[Extracted entries]
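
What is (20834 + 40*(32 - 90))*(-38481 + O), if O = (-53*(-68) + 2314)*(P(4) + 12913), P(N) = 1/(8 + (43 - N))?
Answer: 66463345819026/47 ≈ 1.4141e+12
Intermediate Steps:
P(N) = 1/(51 - N)
O = 3591705216/47 (O = (-53*(-68) + 2314)*(-1/(-51 + 4) + 12913) = (3604 + 2314)*(-1/(-47) + 12913) = 5918*(-1*(-1/47) + 12913) = 5918*(1/47 + 12913) = 5918*(606912/47) = 3591705216/47 ≈ 7.6419e+7)
(20834 + 40*(32 - 90))*(-38481 + O) = (20834 + 40*(32 - 90))*(-38481 + 3591705216/47) = (20834 + 40*(-58))*(3589896609/47) = (20834 - 2320)*(3589896609/47) = 18514*(3589896609/47) = 66463345819026/47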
[/Extracted entries]
• _Exercise prompt_
Please retype all of the lines above exactly as they stand.

• _Reply_
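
What is (20834 + 40*(32 - 90))*(-38481 + O), if O = (-53*(-68) + 2314)*(P(4) + 12913), P(N) = 1/(8 + (43 - N))?
Answer: 66463345819026/47 ≈ 1.4141e+12
Intermediate Steps:
P(N) = 1/(51 - N)
O = 3591705216/47 (O = (-53*(-68) + 2314)*(-1/(-51 + 4) + 12913) = (3604 + 2314)*(-1/(-47) + 12913) = 5918*(-1*(-1/47) + 12913) = 5918*(1/47 + 12913) = 5918*(606912/47) = 3591705216/47 ≈ 7.6419e+7)
(20834 + 40*(32 - 90))*(-38481 + O) = (20834 + 40*(32 - 90))*(-38481 + 3591705216/47) = (20834 + 40*(-58))*(3589896609/47) = (20834 - 2320)*(3589896609/47) = 18514*(3589896609/47) = 66463345819026/47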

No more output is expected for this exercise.